• _Exercise requirements_
In the response, the entries must appear exactly as supplied.
┌──
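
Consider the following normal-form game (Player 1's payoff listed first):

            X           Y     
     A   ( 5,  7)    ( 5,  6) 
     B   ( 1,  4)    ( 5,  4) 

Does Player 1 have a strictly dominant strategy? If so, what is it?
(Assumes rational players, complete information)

No strictly dominant strategy exists for Player 1

Work:
A strategy strictly dominates another if it gives a strictly higher payoff against every opponent action. Compare each pair of P1's strategies column-by-column:
  A vs B: [5 vs 1, 5 vs 5] → A does not strictly dominate B (column Y: 5 ≤ 5)
  B vs A: [1 vs 5, 5 vs 5] → B does not strictly dominate A (column X: 1 ≤ 5)
No single strategy strictly dominates all others → no strictly dominant strategy.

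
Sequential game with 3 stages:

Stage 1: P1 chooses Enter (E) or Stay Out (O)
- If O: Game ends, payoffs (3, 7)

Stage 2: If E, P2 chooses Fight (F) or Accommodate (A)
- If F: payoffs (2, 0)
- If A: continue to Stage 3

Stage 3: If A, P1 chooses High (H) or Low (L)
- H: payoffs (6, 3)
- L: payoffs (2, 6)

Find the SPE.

SPE: (E, A, H); Outcome (6, 3)

Work:
Stage 3: P1 chooses H (6 vs 2)
Stage 2: P2: F->0, A->3 (anticipating H). Choose A
Stage 1: P1: O->3, E->6 (anticipating A, H). Choose E
SPE path: E -> A -> H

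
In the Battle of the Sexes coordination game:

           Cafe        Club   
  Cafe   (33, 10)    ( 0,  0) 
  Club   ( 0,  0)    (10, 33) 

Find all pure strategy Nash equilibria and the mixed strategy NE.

Pure NE: (Cafe, Cafe) and (Club, Club); Mixed NE: p = 0.7674, q = 0.2326

Work:
Check pure NE:
(Cafe, Cafe): (33, 10) - no unilateral deviation beneficial
(Club, Club): (10, 33) - no unilateral deviation beneficial
Mixed NE: P1 plays Cafe with p = 0.7674, P2 plays Cafe with q = 0.2326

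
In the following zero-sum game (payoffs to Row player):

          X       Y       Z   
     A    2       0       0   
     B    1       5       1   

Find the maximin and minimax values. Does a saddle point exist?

Maximin = 1, Minimax = 1, Saddle: True

Work:
Row minimums: [0, 1] → maximin = 1
Column maximums: [2, 5, 1] → minimax = 1
Saddle point exists! Game value = 1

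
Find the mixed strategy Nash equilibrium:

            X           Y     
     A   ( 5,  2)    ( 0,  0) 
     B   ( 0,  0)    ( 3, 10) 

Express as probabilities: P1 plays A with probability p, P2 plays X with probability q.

p = 0.8333, q = 0.375

Work:
Find probabilities that make opponent indifferent:
P2 chooses q to make P1 indifferent between A and B
P1 chooses p to make P2 indifferent between X and Y
Mixed NE: P1 plays (A: 0.8333, B: 0.1667), P2 plays (X: 0.375, Y: 0.625)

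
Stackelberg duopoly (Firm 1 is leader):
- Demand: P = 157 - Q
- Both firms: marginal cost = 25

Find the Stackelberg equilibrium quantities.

q₁* (leader) = 66.0, q₂* (follower) = 33.0

Work:
Follower's reaction: q₂ = (a - c - q₁)/2
Leader substitutes: π₁ = q₁·(a - q₁ - (a-c-q₁)/2 - c)
FOC: q₁* = (157 - 25)/2 = 66.00
Then: q₂* = (157 - 25 - 66.0)/2 = 33.00
Leader has first-mover advantage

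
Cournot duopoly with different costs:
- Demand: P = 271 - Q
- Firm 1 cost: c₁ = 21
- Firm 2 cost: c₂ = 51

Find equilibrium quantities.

q₁* = 93.33, q₂* = 63.33

Work:
Reaction: q₁ = (271 - 21 - q₂)/2
Reaction: q₂ = (271 - 51 - q₁)/2
Solve simultaneously:
q₁* = (271 - 2×21 + 51)/3 = 93.33
q₂* = (271 - 2×51 + 21)/3 = 63.33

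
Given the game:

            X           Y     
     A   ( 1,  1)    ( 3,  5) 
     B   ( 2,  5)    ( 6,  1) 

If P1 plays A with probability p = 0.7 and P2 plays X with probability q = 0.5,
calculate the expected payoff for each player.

E[P1] = 2.6, E[P2] = 3.0

Work:
E[P1] = p·q·π₁(A,X) + p·(1-q)·π₁(A,Y) + (1-p)·q·π₁(B,X) + (1-p)·(1-q)·π₁(B,Y)
= 0.7·0.5·1 + 0.7·0.5·3 + 0.3·0.5·2 + 0.3·0.5·6
= 2.6

E[P2] = 3.0 (similar calculation)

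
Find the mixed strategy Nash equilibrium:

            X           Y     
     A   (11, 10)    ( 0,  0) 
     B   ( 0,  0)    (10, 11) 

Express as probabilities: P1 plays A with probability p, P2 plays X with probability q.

p = 0.5238, q = 0.4762

Work:
Find probabilities that make opponent indifferent:
P2 chooses q to make P1 indifferent between A and B
P1 chooses p to make P2 indifferent between X and Y
Mixed NE: P1 plays (A: 0.5238, B: 0.4762), P2 plays (X: 0.4762, Y: 0.5238)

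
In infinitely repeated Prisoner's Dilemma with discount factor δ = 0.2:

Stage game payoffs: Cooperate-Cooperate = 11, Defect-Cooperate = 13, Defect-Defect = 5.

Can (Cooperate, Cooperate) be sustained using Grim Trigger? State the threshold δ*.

δ* = 0.25; since δ = 0.2 < 0.25, cooperation cannot be sustained

Work:
For Grim Trigger:
Cooperate forever: 11/(1-δ)
Defect then punished: 13 + 5·δ/(1-δ)
Need: 11/(1-δ) ≥ 13 + 5·δ/(1-δ)
Solving: δ ≥ (T-R)/(T-P) = (13-11)/(13-5) = 0.25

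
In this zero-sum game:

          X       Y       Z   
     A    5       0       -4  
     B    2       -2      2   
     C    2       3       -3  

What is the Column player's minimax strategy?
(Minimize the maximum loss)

Column should play Z, value = 2

Work:
Column player minimizes Row's maximum payoff:
Column X: max payoff to Row = 5
Column Y: max payoff to Row = 3
Column Z: max payoff to Row = 2
Minimum is 2, achieved by column Z.
Minimax strategy: Z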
└──
• _Result of the exercise_
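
Consider the following normal-form game (Player 1's payoff listed first):

            X           Y     
     A   ( 5,  7)    ( 5,  6) 
     B   ( 1,  4)    ( 5,  4) 

Does Player 1 have a strictly dominant strategy? If so, what is it?
(Assumes rational players, complete information)

No strictly dominant strategy exists for Player 1

Work:
A strategy strictly dominates another if it gives a strictly higher payoff against every opponent action. Compare each pair of P1's strategies column-by-column:
  A vs B: [5 vs 1, 5 vs 5] → A does not strictly dominate B (column Y: 5 ≤ 5)
  B vs A: [1 vs 5, 5 vs 5] → B does not strictly dominate A (column X: 1 ≤ 5)
No single strategy strictly dominates all others → no strictly dominant strategy.

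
Sequential game with 3 stages:

Stage 1: P1 chooses Enter (E) or Stay Out (O)
- If O: Game ends, payoffs (3, 7)

Stage 2: If E, P2 chooses Fight (F) or Accommodate (A)
- If F: payoffs (2, 0)
- If A: continue to Stage 3

Stage 3: If A, P1 chooses High (H) or Low (L)
- H: payoffs (6, 3)
- L: payoffs (2, 6)

Find the SPE.

SPE: (E, A, H); Outcome (6, 3)

Work:
Stage 3: P1 chooses H (6 vs 2)
Stage 2: P2: F->0, A->3 (anticipating H). Choose A
Stage 1: P1: O->3, E->6 (anticipating A, H). Choose E
SPE path: E -> A -> H

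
In the Battle of the Sexes coordination game:

           Cafe        Club   
  Cafe   (33, 10)    ( 0,  0) 
  Club   ( 0,  0)    (10, 33) 

Find all pure strategy Nash equilibria and the mixed strategy NE.

Pure NE: (Cafe, Cafe) and (Club, Club); Mixed NE: p = 0.7674, q = 0.2326

Work:
Check pure NE:
(Cafe, Cafe): (33, 10) - no unilateral deviation beneficial
(Club, Club): (10, 33) - no unilateral deviation beneficial
Mixed NE: P1 plays Cafe with p = 0.7674, P2 plays Cafe with q = 0.2326

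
In the following zero-sum game (payoffs to Row player):

          X       Y       Z   
     A    2       0       0   
     B    1       5       1   

Find the maximin and minimax values. Does a saddle point exist?

Maximin = 1, Minimax = 1, Saddle: True

Work:
Row minimums: [0, 1] → maximin = 1
Column maximums: [2, 5, 1] → minimax = 1
Saddle point exists! Game value = 1

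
Find the mixed strategy Nash equilibrium:

            X           Y     
     A   ( 5,  2)    ( 0,  0) 
     B   ( 0,  0)    ( 3, 10) 

Express as probabilities: P1 plays A with probability p, P2 plays X with probability q.

p = 0.8333, q = 0.375

Work:
Find probabilities that make opponent indifferent:
P2 chooses q to make P1 indifferent between A and B
P1 chooses p to make P2 indifferent between X and Y
Mixed NE: P1 plays (A: 0.8333, B: 0.1667), P2 plays (X: 0.375, Y: 0.625)

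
Stackelberg duopoly (Firm 1 is leader):
- Demand: P = 157 - Q
- Both firms: marginal cost = 25

Find the Stackelberg equilibrium quantities.

q₁* (leader) = 66.0, q₂* (follower) = 33.0

Work:
Follower's reaction: q₂ = (a - c - q₁)/2
Leader substitutes: π₁ = q₁·(a - q₁ - (a-c-q₁)/2 - c)
FOC: q₁* = (157 - 25)/2 = 66.00
Then: q₂* = (157 - 25 - 66.0)/2 = 33.00
Leader has first-mover advantage

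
Cournot duopoly with different costs:
- Demand: P = 271 - Q
- Firm 1 cost: c₁ = 21
- Firm 2 cost: c₂ = 51

Find equilibrium quantities.

q₁* = 93.33, q₂* = 63.33

Work:
Reaction: q₁ = (271 - 21 - q₂)/2
Reaction: q₂ = (271 - 51 - q₁)/2
Solve simultaneously:
q₁* = (271 - 2×21 + 51)/3 = 93.33
q₂* = (271 - 2×51 + 21)/3 = 63.33

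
Given the game:

            X           Y     
     A   ( 1,  1)    ( 3,  5) 
     B   ( 2,  5)    ( 6,  1) 

If P1 plays A with probability p = 0.7 and P2 plays X with probability q = 0.5,
calculate the expected payoff for each player.

E[P1] = 2.6, E[P2] = 3.0

Work:
E[P1] = p·q·π₁(A,X) + p·(1-q)·π₁(A,Y) + (1-p)·q·π₁(B,X) + (1-p)·(1-q)·π₁(B,Y)
= 0.7·0.5·1 + 0.7·0.5·3 + 0.3·0.5·2 + 0.3·0.5·6
= 2.6

E[P2] = 3.0 (similar calculation)

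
Find the mixed strategy Nash equilibrium:

            X           Y     
     A   (11, 10)    ( 0,  0) 
     B   ( 0,  0)    (10, 11) 

Express as probabilities: P1 plays A with probability p, P2 plays X with probability q.

p = 0.5238, q = 0.4762

Work:
Find probabilities that make opponent indifferent:
P2 chooses q to make P1 indifferent between A and B
P1 chooses p to make P2 indifferent between X and Y
Mixed NE: P1 plays (A: 0.5238, B: 0.4762), P2 plays (X: 0.4762, Y: 0.5238)

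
In infinitely repeated Prisoner's Dilemma with discount factor δ = 0.2:

Stage game payoffs: Cooperate-Cooperate = 11, Defect-Cooperate = 13, Defect-Defect = 5.

Can (Cooperate, Cooperate) be sustained using Grim Trigger? State the threshold δ*.

δ* = 0.25; since δ = 0.2 < 0.25, cooperation cannot be sustained

Work:
For Grim Trigger:
Cooperate forever: 11/(1-δ)
Defect then punished: 13 + 5·δ/(1-δ)
Need: 11/(1-δ) ≥ 13 + 5·δ/(1-δ)
Solving: δ ≥ (T-R)/(T-P) = (13-11)/(13-5) = 0.25

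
In this zero-sum game:

          X       Y       Z   
     A    5       0       -4  
     B    2       -2      2   
     C    2       3       -3  

What is the Column player's minimax strategy?
(Minimize the maximum loss)

Column should play Z, value = 2

Work:
Column player minimizes Row's maximum payoff:
Column X: max payoff to Row = 5
Column Y: max payoff to Row = 3
Column Z: max payoff to Row = 2
Minimum is 2, achieved by column Z.
Minimax strategy: Z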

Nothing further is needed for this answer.